Saved entries:
-*-
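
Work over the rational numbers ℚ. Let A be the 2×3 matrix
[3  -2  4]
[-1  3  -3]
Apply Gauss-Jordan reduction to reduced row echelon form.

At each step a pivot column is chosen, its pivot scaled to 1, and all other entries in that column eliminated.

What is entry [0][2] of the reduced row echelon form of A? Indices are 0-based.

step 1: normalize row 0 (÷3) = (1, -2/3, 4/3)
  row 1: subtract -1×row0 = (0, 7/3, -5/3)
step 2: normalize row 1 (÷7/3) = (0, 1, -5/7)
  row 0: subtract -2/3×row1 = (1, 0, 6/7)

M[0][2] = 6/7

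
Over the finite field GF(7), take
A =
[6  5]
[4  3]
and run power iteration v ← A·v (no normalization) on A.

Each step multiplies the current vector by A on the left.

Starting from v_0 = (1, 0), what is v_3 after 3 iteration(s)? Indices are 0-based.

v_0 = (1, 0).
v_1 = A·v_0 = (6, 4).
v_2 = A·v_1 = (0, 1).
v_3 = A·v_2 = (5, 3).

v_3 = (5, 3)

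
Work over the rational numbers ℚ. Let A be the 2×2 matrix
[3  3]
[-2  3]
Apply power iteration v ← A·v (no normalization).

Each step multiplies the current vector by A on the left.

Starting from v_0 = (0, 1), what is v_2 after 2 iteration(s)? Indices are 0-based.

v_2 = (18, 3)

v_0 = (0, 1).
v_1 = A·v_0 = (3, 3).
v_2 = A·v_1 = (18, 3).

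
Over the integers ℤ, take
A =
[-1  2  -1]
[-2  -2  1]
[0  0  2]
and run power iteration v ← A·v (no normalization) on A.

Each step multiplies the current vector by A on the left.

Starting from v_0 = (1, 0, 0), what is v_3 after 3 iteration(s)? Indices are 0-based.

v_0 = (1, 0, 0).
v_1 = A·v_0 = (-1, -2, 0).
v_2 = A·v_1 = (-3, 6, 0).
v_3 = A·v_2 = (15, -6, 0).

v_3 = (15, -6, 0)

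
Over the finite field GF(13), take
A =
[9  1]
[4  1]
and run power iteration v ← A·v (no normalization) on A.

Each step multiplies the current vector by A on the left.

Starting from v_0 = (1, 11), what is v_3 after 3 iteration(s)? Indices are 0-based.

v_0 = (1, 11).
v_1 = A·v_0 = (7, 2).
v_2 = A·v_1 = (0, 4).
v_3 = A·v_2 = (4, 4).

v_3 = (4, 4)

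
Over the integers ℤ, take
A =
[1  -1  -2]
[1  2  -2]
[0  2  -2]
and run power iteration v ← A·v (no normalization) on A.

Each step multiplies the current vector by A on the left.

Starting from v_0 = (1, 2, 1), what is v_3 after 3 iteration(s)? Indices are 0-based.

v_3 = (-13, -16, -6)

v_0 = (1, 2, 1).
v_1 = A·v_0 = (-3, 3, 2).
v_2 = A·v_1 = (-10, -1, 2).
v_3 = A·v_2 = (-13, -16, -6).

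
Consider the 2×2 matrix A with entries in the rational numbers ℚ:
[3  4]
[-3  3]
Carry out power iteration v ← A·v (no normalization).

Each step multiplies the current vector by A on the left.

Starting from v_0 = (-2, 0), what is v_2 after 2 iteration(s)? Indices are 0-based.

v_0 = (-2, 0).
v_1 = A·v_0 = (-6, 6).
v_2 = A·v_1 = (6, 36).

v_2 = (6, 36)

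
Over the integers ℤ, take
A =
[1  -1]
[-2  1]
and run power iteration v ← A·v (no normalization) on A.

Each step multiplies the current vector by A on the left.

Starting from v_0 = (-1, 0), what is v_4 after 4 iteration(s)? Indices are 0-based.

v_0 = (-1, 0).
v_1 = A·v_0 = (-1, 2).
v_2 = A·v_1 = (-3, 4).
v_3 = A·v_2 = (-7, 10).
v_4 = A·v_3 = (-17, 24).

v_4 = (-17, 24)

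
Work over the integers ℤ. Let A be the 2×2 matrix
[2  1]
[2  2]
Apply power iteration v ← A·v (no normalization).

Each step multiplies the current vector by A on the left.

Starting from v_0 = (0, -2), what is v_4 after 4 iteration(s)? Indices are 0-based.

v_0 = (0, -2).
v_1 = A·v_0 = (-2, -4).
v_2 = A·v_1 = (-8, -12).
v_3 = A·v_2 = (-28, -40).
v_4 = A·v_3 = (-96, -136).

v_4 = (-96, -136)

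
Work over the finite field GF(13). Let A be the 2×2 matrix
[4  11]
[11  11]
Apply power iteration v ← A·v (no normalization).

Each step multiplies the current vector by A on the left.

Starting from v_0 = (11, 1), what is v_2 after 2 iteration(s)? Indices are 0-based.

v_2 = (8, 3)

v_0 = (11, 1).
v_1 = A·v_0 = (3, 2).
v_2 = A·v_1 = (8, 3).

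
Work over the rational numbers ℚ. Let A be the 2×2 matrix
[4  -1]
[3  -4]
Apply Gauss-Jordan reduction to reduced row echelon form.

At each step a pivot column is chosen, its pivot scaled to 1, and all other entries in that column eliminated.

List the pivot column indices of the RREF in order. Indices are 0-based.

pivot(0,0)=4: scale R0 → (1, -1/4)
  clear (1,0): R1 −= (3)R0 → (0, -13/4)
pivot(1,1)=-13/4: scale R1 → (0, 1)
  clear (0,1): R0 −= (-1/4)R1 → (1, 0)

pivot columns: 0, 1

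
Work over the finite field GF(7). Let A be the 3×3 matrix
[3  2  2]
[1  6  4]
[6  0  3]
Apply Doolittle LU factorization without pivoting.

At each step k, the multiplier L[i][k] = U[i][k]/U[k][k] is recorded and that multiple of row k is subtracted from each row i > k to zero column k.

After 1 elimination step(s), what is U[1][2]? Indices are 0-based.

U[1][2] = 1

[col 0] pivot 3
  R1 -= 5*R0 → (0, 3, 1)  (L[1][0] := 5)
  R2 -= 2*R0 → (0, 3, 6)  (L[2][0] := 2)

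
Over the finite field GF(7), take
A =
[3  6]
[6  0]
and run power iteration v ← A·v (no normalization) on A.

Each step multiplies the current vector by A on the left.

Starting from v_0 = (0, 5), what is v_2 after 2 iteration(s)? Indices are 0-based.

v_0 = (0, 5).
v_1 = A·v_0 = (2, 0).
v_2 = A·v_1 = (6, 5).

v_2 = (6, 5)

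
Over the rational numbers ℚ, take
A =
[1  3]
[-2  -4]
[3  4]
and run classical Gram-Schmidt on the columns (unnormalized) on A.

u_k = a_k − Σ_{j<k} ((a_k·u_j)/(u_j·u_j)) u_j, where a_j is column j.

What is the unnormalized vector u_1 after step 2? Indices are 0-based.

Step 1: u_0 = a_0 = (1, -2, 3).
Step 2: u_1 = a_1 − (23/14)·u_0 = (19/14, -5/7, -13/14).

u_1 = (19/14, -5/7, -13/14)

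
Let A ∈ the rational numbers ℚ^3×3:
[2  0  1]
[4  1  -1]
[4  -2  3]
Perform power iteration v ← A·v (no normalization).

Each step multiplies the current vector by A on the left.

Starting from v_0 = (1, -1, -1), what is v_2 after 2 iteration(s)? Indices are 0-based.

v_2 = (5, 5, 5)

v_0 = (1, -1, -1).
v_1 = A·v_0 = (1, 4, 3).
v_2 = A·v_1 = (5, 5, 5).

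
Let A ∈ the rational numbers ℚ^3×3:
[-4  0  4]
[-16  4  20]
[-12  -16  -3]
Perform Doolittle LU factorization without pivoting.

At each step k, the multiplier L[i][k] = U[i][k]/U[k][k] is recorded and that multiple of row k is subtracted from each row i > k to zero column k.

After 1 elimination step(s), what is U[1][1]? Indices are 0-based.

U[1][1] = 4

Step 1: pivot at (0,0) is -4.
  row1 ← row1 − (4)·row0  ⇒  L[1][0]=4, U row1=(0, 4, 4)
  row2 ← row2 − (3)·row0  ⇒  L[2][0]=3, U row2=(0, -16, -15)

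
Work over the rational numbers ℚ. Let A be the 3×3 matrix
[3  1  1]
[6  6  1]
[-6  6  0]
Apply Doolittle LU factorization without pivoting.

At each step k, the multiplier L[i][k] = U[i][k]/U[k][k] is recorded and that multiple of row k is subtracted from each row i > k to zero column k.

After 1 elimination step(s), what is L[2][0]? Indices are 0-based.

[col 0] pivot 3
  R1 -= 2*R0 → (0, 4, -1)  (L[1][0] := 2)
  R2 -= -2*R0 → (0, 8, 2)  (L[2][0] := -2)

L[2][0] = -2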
-*-
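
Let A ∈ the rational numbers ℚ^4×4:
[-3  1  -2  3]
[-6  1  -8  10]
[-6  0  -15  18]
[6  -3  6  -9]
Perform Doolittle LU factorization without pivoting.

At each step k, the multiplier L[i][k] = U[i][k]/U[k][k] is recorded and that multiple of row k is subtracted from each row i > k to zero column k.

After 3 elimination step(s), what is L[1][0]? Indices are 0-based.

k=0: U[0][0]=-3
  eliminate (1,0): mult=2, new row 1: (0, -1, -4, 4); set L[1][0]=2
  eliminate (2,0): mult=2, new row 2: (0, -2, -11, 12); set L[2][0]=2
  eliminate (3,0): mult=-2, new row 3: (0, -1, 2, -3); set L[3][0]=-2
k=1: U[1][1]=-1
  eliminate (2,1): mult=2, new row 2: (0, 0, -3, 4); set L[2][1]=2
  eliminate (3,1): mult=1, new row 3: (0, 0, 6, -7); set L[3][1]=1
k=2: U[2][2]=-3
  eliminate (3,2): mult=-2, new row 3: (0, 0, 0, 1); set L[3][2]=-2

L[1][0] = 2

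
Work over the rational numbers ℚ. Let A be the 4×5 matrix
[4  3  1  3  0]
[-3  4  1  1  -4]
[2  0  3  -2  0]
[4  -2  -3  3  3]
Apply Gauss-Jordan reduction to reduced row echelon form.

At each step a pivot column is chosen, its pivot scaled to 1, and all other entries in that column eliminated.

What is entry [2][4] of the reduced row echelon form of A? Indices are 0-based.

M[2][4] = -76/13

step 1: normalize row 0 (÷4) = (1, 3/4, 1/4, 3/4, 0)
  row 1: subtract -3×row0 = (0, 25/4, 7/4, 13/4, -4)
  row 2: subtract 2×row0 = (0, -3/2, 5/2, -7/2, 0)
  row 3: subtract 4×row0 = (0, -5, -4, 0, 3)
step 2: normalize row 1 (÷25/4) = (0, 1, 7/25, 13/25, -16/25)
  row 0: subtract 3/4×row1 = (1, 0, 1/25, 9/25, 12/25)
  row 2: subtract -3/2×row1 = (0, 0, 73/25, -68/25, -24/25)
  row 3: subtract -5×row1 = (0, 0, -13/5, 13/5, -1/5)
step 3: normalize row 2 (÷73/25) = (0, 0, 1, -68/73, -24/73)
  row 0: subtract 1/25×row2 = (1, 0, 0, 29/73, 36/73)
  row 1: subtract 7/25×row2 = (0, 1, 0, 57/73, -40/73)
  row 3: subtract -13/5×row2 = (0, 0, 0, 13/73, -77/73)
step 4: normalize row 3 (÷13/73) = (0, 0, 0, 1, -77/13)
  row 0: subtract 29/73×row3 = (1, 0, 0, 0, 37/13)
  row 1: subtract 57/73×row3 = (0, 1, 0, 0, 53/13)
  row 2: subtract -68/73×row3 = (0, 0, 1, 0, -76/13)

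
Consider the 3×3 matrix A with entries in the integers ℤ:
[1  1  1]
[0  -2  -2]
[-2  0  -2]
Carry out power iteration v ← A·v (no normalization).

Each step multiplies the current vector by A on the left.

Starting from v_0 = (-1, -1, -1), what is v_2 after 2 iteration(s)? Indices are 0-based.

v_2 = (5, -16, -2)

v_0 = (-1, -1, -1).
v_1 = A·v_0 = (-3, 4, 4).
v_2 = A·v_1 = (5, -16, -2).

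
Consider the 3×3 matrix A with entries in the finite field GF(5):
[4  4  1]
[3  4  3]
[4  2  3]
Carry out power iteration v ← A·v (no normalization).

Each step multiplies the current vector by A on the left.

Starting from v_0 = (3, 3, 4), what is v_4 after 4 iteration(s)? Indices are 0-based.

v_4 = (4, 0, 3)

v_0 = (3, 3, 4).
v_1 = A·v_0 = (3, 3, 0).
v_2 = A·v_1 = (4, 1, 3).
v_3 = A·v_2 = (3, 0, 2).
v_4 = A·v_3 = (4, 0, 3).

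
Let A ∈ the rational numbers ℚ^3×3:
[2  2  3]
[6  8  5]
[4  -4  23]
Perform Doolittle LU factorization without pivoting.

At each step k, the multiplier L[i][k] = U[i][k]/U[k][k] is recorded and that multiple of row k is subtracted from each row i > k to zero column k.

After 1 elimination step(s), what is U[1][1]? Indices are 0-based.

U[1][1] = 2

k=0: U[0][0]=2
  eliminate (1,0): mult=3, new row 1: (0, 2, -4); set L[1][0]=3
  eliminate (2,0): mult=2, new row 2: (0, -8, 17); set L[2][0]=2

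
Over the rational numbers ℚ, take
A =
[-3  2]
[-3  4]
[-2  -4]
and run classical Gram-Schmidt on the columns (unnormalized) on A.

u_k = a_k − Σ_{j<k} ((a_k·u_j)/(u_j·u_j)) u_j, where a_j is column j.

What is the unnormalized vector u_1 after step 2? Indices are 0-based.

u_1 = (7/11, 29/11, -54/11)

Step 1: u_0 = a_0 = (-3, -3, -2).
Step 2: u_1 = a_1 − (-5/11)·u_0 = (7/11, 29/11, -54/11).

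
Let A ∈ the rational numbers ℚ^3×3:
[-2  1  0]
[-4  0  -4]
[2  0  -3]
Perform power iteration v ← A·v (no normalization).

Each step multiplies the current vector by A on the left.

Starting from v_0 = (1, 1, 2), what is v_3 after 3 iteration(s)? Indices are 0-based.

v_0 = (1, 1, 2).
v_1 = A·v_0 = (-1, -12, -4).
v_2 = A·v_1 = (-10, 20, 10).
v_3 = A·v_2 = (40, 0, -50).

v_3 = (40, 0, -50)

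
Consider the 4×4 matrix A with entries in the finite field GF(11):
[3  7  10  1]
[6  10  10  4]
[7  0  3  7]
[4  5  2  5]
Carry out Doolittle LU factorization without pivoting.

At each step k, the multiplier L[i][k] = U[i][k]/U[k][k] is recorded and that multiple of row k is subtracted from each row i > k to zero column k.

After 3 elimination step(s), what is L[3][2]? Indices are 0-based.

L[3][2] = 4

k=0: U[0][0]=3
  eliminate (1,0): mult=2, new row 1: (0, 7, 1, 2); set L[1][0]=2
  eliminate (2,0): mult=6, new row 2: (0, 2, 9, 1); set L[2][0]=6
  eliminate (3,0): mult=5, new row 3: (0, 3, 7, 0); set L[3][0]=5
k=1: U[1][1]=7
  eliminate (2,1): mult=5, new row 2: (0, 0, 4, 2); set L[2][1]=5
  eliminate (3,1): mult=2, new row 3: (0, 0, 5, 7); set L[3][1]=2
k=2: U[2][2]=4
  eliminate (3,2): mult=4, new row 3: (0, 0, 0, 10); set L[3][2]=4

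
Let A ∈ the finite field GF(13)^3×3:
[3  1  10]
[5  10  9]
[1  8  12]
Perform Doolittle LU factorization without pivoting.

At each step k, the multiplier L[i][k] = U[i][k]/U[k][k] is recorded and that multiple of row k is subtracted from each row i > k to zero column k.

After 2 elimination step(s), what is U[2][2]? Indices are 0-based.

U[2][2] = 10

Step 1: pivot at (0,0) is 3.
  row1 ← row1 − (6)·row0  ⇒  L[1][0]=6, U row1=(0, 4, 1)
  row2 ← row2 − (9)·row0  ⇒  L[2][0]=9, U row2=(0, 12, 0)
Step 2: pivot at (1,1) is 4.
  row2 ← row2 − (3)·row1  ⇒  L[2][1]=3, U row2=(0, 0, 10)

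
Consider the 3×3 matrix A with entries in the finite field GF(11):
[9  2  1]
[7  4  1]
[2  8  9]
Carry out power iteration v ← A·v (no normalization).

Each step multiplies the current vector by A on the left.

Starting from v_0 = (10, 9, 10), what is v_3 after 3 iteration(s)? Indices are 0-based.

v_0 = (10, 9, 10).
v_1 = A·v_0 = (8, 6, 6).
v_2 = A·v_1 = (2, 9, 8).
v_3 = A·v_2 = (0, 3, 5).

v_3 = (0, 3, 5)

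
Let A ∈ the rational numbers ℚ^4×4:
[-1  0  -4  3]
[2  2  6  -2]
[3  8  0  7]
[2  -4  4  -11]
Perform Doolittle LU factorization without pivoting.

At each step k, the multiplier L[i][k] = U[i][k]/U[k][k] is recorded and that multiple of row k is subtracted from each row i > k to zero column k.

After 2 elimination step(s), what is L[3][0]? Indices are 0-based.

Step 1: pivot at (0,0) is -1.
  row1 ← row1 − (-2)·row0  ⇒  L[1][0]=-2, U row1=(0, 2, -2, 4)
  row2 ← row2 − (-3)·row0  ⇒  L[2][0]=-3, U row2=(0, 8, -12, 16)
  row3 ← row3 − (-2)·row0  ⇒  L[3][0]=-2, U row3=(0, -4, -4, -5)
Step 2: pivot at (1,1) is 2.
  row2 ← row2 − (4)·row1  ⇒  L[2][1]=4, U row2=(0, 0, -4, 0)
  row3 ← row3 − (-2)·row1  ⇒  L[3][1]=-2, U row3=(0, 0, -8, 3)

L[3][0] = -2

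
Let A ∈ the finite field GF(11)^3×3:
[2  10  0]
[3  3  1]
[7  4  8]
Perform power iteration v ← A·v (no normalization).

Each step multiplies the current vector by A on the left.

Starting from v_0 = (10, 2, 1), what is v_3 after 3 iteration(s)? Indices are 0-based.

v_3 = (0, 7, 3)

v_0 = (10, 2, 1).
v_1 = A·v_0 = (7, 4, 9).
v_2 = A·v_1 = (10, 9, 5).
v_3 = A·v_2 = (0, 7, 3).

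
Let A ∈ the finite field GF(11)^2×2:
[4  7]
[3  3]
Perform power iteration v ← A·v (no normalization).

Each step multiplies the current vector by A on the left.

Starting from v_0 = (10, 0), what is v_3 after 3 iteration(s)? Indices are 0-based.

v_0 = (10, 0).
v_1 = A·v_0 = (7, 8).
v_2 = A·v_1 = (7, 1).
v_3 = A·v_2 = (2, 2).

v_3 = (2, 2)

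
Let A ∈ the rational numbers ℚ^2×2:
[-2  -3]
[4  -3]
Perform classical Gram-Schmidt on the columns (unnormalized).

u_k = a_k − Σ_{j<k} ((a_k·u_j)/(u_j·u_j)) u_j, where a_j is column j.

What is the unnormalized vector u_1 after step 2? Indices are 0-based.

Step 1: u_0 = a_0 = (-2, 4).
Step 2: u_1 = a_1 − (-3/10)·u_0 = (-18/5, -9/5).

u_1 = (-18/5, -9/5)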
-*-
_EXERCISE GOAL_
Scan the records above for the string "finite", and copy every line where it turns up.

_WORKED SOLUTION_
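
Over the finite field GF(7), take
Over the finite field GF(13), take
Work over the finite field GF(13). Let A be the 2×2 matrix
Work over the finite field GF(7). Let A be the 3×3 matrix
Over the finite field GF(7), take
Consider the 3×3 matrix A with entries in the finite field GF(5):
Consider the 4×4 matrix A with entries in the finite field GF(11):
Let A ∈ the finite field GF(13)^3×3:
Consider the 3×3 matrix A with entries in the finite field GF(11):
Let A ∈ the finite field GF(11)^3×3:
Let A ∈ the finite field GF(11)^2×2: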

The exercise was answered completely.